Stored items
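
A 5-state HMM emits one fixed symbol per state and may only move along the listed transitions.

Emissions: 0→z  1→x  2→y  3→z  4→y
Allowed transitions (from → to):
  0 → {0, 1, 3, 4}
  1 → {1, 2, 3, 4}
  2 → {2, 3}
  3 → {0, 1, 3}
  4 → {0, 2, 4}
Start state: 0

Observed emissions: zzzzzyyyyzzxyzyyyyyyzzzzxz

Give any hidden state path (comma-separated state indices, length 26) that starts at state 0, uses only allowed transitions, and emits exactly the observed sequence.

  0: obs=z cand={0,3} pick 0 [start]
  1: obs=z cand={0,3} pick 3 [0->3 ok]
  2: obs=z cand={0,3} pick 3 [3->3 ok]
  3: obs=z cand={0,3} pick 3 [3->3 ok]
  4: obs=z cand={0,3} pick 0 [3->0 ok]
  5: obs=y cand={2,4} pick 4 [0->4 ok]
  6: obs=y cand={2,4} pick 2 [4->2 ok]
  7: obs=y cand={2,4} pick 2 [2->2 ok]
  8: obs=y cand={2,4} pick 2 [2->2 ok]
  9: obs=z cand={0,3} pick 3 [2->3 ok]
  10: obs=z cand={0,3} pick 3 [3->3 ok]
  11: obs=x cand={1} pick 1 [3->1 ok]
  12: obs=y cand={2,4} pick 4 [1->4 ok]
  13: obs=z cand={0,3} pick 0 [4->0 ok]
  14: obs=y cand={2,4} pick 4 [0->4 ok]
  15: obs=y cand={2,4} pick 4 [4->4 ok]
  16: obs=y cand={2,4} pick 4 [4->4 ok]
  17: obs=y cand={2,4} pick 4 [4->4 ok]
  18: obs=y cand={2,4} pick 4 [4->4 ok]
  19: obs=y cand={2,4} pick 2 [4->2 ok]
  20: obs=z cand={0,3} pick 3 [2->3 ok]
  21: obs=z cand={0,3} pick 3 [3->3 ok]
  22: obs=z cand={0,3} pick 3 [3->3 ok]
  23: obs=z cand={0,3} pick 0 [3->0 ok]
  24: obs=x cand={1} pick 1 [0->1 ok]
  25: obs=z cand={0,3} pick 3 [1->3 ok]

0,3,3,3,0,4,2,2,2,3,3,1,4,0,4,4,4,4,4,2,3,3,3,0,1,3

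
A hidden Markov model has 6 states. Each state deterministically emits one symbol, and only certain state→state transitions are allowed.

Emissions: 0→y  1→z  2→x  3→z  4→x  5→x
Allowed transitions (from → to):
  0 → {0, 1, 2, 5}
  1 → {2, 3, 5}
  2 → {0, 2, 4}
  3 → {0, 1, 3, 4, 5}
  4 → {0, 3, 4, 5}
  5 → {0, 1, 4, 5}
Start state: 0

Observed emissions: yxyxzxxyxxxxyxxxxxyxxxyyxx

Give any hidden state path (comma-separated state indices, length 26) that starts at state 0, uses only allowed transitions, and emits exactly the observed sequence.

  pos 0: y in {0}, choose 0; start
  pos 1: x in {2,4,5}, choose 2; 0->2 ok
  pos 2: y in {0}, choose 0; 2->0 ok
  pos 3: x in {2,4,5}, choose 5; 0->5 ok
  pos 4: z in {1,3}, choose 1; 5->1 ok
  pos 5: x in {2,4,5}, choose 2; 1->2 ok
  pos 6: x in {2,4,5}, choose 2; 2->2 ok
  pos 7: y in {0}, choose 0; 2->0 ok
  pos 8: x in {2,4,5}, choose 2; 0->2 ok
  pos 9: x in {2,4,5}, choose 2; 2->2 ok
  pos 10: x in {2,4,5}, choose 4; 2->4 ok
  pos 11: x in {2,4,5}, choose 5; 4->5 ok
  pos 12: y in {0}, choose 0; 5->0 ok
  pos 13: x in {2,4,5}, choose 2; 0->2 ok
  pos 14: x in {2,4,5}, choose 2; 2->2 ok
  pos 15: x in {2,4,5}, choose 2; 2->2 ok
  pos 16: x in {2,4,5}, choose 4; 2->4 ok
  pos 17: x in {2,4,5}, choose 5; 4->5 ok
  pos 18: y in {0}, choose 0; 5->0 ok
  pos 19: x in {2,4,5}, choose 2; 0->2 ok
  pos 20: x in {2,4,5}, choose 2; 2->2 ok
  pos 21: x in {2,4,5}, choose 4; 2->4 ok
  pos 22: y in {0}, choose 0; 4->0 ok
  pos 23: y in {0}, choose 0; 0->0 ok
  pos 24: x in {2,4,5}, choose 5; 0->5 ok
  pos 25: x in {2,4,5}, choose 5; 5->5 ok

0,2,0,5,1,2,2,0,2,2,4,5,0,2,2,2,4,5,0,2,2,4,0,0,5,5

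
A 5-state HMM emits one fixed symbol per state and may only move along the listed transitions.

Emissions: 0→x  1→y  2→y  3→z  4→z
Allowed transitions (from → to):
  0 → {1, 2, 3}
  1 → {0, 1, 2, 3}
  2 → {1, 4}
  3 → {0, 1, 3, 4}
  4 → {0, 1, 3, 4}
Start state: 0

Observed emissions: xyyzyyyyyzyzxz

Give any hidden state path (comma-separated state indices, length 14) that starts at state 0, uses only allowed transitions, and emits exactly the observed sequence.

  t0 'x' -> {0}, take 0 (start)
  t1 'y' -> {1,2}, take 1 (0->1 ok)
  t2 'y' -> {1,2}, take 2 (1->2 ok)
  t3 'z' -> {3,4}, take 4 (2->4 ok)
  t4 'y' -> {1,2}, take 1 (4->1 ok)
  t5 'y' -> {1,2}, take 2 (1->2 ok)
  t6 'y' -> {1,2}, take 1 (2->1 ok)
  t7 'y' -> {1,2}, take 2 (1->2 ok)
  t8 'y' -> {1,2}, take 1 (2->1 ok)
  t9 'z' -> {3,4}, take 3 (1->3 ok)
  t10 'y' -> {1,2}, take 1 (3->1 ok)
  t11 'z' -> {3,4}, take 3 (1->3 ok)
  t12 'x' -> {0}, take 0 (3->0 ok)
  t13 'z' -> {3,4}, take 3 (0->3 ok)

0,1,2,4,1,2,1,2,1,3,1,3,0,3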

§ **Problem details**
The response should consist of every record, written out exactly as given.

§ **Solved problem**
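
A 5-state HMM emits one fixed symbol per state and may only move along the listed transitions.

Emissions: 0→z  1→x  2→y  3→z  4→y
Allowed transitions (from → to):
  0 → {0, 1, 3, 4}
  1 → {1, 2, 3, 4}
  2 → {2, 3}
  3 → {0, 1, 3}
  4 → {0, 2, 4}
Start state: 0

Observed emissions: zzzzzyyyyzzxyzyyyyyyzzzzxz

Give any hidden state path (comma-separated state indices, length 26) that starts at state 0, uses only allowed transitions, and emits exactly the observed sequence.

  0: obs=z cand={0,3} pick 0 [start]
  1: obs=z cand={0,3} pick 3 [0->3 ok]
  2: obs=z cand={0,3} pick 3 [3->3 ok]
  3: obs=z cand={0,3} pick 3 [3->3 ok]
  4: obs=z cand={0,3} pick 0 [3->0 ok]
  5: obs=y cand={2,4} pick 4 [0->4 ok]
  6: obs=y cand={2,4} pick 2 [4->2 ok]
  7: obs=y cand={2,4} pick 2 [2->2 ok]
  8: obs=y cand={2,4} pick 2 [2->2 ok]
  9: obs=z cand={0,3} pick 3 [2->3 ok]
  10: obs=z cand={0,3} pick 3 [3->3 ok]
  11: obs=x cand={1} pick 1 [3->1 ok]
  12: obs=y cand={2,4} pick 4 [1->4 ok]
  13: obs=z cand={0,3} pick 0 [4->0 ok]
  14: obs=y cand={2,4} pick 4 [0->4 ok]
  15: obs=y cand={2,4} pick 4 [4->4 ok]
  16: obs=y cand={2,4} pick 4 [4->4 ok]
  17: obs=y cand={2,4} pick 4 [4->4 ok]
  18: obs=y cand={2,4} pick 4 [4->4 ok]
  19: obs=y cand={2,4} pick 2 [4->2 ok]
  20: obs=z cand={0,3} pick 3 [2->3 ok]
  21: obs=z cand={0,3} pick 3 [3->3 ok]
  22: obs=z cand={0,3} pick 3 [3->3 ok]
  23: obs=z cand={0,3} pick 0 [3->0 ok]
  24: obs=x cand={1} pick 1 [0->1 ok]
  25: obs=z cand={0,3} pick 3 [1->3 ok]

0,3,3,3,0,4,2,2,2,3,3,1,4,0,4,4,4,4,4,2,3,3,3,0,1,3

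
A hidden Markov model has 6 states. Each state deterministically emits one symbol, and only certain state→state transitions are allowed.

Emissions: 0→y  1→z  2→x  3→z  4→x  5→x
Allowed transitions (from → to):
  0 → {0, 1, 2, 5}
  1 → {2, 3, 5}
  2 → {0, 2, 4}
  3 → {0, 1, 3, 4, 5}
  4 → {0, 3, 4, 5}
  5 → {0, 1, 4, 5}
Start state: 0

Observed emissions: yxyxzxxyxxxxyxxxxxyxxxyyxx

Give any hidden state path (comma-separated state indices, length 26) that starts at state 0, uses only allowed transitions, and emits exactly the observed sequence.

  pos 0: y in {0}, choose 0; start
  pos 1: x in {2,4,5}, choose 2; 0->2 ok
  pos 2: y in {0}, choose 0; 2->0 ok
  pos 3: x in {2,4,5}, choose 5; 0->5 ok
  pos 4: z in {1,3}, choose 1; 5->1 ok
  pos 5: x in {2,4,5}, choose 2; 1->2 ok
  pos 6: x in {2,4,5}, choose 2; 2->2 ok
  pos 7: y in {0}, choose 0; 2->0 ok
  pos 8: x in {2,4,5}, choose 2; 0->2 ok
  pos 9: x in {2,4,5}, choose 2; 2->2 ok
  pos 10: x in {2,4,5}, choose 4; 2->4 ok
  pos 11: x in {2,4,5}, choose 5; 4->5 ok
  pos 12: y in {0}, choose 0; 5->0 ok
  pos 13: x in {2,4,5}, choose 2; 0->2 ok
  pos 14: x in {2,4,5}, choose 2; 2->2 ok
  pos 15: x in {2,4,5}, choose 2; 2->2 ok
  pos 16: x in {2,4,5}, choose 4; 2->4 ok
  pos 17: x in {2,4,5}, choose 5; 4->5 ok
  pos 18: y in {0}, choose 0; 5->0 ok
  pos 19: x in {2,4,5}, choose 2; 0->2 ok
  pos 20: x in {2,4,5}, choose 2; 2->2 ok
  pos 21: x in {2,4,5}, choose 4; 2->4 ok
  pos 22: y in {0}, choose 0; 4->0 ok
  pos 23: y in {0}, choose 0; 0->0 ok
  pos 24: x in {2,4,5}, choose 5; 0->5 ok
  pos 25: x in {2,4,5}, choose 5; 5->5 ok

0,2,0,5,1,2,2,0,2,2,4,5,0,2,2,2,4,5,0,2,2,4,0,0,5,5

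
A 5-state HMM emits one fixed symbol per state and may only move along the listed transitions.

Emissions: 0→x  1→y  2→y  3→z  4→z
Allowed transitions (from → to):
  0 → {1, 2, 3}
  1 → {0, 1, 2, 3}
  2 → {1, 4}
  3 → {0, 1, 3, 4}
  4 → {0, 1, 3, 4}
Start state: 0

Observed emissions: xyyzyyyyyzyzxz

Give any hidden state path (comma-separated state indices, length 14) that starts at state 0, uses only allowed transitions, and emits exactly the observed sequence.

  t0 'x' -> {0}, take 0 (start)
  t1 'y' -> {1,2}, take 1 (0->1 ok)
  t2 'y' -> {1,2}, take 2 (1->2 ok)
  t3 'z' -> {3,4}, take 4 (2->4 ok)
  t4 'y' -> {1,2}, take 1 (4->1 ok)
  t5 'y' -> {1,2}, take 2 (1->2 ok)
  t6 'y' -> {1,2}, take 1 (2->1 ok)
  t7 'y' -> {1,2}, take 2 (1->2 ok)
  t8 'y' -> {1,2}, take 1 (2->1 ok)
  t9 'z' -> {3,4}, take 3 (1->3 ok)
  t10 'y' -> {1,2}, take 1 (3->1 ok)
  t11 'z' -> {3,4}, take 3 (1->3 ok)
  t12 'x' -> {0}, take 0 (3->0 ok)
  t13 'z' -> {3,4}, take 3 (0->3 ok)

0,1,2,4,1,2,1,2,1,3,1,3,0,3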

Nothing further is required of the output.